Exercise description:
Among the entries below, one stretch runs from the line that contains "2 The realized" through the line that contains "4 6 3 1 0 6 6 7 3". Repeat that stretch exactly, ends included, and only that.

[Excerpted records Boundary: Start]

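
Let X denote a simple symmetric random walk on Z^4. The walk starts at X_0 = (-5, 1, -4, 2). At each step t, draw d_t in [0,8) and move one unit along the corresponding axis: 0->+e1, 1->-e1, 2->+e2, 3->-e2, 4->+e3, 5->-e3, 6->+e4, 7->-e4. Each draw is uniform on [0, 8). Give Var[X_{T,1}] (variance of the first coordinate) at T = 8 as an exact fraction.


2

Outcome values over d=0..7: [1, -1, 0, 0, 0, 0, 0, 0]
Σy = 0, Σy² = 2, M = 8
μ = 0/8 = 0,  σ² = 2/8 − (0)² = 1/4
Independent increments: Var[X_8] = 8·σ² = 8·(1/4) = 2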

[Excerpted records Boundary: End]
[Excerpted records Boundary: Start]

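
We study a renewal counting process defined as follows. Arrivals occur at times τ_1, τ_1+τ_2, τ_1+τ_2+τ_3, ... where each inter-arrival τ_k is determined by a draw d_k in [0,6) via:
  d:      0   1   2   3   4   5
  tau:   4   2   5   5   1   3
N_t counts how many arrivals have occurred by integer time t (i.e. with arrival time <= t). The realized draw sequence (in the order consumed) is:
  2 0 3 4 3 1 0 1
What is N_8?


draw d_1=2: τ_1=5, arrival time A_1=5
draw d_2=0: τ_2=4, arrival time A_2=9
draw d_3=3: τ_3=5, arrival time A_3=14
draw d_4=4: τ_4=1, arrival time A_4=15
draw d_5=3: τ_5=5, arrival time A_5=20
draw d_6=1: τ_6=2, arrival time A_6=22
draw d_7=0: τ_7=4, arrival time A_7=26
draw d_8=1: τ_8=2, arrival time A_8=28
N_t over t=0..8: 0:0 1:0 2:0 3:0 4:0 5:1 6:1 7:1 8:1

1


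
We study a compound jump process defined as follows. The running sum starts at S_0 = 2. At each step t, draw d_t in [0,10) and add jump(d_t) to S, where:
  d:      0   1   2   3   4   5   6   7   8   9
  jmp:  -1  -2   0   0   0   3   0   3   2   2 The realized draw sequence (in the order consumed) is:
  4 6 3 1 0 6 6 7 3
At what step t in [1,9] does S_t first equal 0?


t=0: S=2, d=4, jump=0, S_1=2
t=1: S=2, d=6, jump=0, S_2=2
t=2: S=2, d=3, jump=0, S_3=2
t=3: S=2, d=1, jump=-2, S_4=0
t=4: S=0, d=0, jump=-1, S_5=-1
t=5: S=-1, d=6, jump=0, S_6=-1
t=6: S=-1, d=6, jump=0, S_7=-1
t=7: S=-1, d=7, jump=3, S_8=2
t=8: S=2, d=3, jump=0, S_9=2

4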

[Excerpted records Boundary: End]
[Excerpted records Boundary: Start]

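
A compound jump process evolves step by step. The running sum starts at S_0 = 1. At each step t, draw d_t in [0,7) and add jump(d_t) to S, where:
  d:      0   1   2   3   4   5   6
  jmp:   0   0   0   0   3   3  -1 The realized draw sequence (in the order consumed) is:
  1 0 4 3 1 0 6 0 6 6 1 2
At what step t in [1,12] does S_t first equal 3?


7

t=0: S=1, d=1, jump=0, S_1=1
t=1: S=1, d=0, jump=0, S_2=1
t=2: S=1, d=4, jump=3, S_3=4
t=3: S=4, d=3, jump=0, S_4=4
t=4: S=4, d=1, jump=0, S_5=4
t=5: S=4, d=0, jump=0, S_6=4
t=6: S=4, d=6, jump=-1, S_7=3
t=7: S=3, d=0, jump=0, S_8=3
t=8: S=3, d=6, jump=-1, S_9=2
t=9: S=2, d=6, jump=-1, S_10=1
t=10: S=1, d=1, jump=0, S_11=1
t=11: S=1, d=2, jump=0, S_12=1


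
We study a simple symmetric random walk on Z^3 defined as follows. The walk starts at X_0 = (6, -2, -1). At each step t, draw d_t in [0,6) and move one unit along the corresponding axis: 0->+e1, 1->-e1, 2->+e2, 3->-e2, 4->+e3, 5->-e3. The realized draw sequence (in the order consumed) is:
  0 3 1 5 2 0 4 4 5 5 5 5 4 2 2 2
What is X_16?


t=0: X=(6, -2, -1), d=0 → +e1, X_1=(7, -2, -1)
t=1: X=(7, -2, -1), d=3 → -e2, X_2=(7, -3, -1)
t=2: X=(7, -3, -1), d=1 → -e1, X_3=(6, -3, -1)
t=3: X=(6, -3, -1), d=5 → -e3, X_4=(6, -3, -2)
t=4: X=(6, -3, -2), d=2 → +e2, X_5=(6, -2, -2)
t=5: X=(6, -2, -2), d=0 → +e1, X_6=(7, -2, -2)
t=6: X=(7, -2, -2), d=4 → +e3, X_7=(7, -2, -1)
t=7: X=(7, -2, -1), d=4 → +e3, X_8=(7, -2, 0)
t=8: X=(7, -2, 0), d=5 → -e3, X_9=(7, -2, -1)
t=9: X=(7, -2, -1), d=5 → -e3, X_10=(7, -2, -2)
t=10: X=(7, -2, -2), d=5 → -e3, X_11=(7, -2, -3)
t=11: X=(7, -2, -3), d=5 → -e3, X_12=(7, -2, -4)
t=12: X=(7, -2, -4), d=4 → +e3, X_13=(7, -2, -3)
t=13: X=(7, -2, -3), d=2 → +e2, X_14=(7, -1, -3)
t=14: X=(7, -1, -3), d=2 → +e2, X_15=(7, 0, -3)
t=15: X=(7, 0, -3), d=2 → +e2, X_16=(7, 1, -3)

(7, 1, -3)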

[Excerpted records Boundary: End]

Output:
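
  jmp:  -1  -2   0   0   0   3   0   3   2   2 The realized draw sequence (in the order consumed) is:
  4 6 3 1 0 6 6 7 3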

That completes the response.